▸ **Supplied information**
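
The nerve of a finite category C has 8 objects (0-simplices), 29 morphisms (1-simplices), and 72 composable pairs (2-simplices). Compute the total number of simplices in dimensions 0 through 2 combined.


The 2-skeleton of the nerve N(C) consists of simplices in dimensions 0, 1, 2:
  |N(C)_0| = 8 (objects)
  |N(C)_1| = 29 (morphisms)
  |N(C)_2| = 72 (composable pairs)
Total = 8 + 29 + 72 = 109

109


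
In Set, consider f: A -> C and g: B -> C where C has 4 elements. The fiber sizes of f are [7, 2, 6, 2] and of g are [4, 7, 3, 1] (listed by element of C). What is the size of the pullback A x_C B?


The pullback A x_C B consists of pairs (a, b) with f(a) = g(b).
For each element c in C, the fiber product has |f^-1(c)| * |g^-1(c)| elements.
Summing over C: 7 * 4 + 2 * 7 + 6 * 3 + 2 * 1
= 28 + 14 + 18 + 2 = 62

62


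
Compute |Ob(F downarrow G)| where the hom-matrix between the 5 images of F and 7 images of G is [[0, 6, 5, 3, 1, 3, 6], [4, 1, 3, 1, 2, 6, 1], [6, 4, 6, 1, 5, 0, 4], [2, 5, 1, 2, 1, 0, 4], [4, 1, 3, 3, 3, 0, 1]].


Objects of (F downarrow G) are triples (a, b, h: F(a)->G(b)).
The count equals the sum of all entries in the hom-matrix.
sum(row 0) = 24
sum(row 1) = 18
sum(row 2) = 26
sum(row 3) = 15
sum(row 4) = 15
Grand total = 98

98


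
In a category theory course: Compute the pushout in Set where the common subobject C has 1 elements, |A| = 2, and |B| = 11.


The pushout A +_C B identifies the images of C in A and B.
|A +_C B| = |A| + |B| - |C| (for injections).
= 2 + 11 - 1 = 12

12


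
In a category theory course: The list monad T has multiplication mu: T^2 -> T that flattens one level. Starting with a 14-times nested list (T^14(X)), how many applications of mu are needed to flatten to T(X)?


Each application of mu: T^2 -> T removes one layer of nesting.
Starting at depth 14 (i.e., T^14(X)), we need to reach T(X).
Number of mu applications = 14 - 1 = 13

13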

▸ **What you have to do**
What you return should be the records above, repeated exactly.

▸ **Response for this exercise**
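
The nerve of a finite category C has 8 objects (0-simplices), 29 morphisms (1-simplices), and 72 composable pairs (2-simplices). Compute the total number of simplices in dimensions 0 through 2 combined.


The 2-skeleton of the nerve N(C) consists of simplices in dimensions 0, 1, 2:
  |N(C)_0| = 8 (objects)
  |N(C)_1| = 29 (morphisms)
  |N(C)_2| = 72 (composable pairs)
Total = 8 + 29 + 72 = 109

109


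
In Set, consider f: A -> C and g: B -> C where C has 4 elements. The fiber sizes of f are [7, 2, 6, 2] and of g are [4, 7, 3, 1] (listed by element of C). What is the size of the pullback A x_C B?


The pullback A x_C B consists of pairs (a, b) with f(a) = g(b).
For each element c in C, the fiber product has |f^-1(c)| * |g^-1(c)| elements.
Summing over C: 7 * 4 + 2 * 7 + 6 * 3 + 2 * 1
= 28 + 14 + 18 + 2 = 62

62


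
Compute |Ob(F downarrow G)| where the hom-matrix between the 5 images of F and 7 images of G is [[0, 6, 5, 3, 1, 3, 6], [4, 1, 3, 1, 2, 6, 1], [6, 4, 6, 1, 5, 0, 4], [2, 5, 1, 2, 1, 0, 4], [4, 1, 3, 3, 3, 0, 1]].


Objects of (F downarrow G) are triples (a, b, h: F(a)->G(b)).
The count equals the sum of all entries in the hom-matrix.
sum(row 0) = 24
sum(row 1) = 18
sum(row 2) = 26
sum(row 3) = 15
sum(row 4) = 15
Grand total = 98

98


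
In a category theory course: Compute the pushout in Set where the common subobject C has 1 elements, |A| = 2, and |B| = 11.


The pushout A +_C B identifies the images of C in A and B.
|A +_C B| = |A| + |B| - |C| (for injections).
= 2 + 11 - 1 = 12

12


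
In a category theory course: The list monad T has multiplication mu: T^2 -> T that flattens one level. Starting with a 14-times nested list (T^14(X)), how many applications of mu are needed to flatten to T(X)?


Each application of mu: T^2 -> T removes one layer of nesting.
Starting at depth 14 (i.e., T^14(X)), we need to reach T(X).
Number of mu applications = 14 - 1 = 13

13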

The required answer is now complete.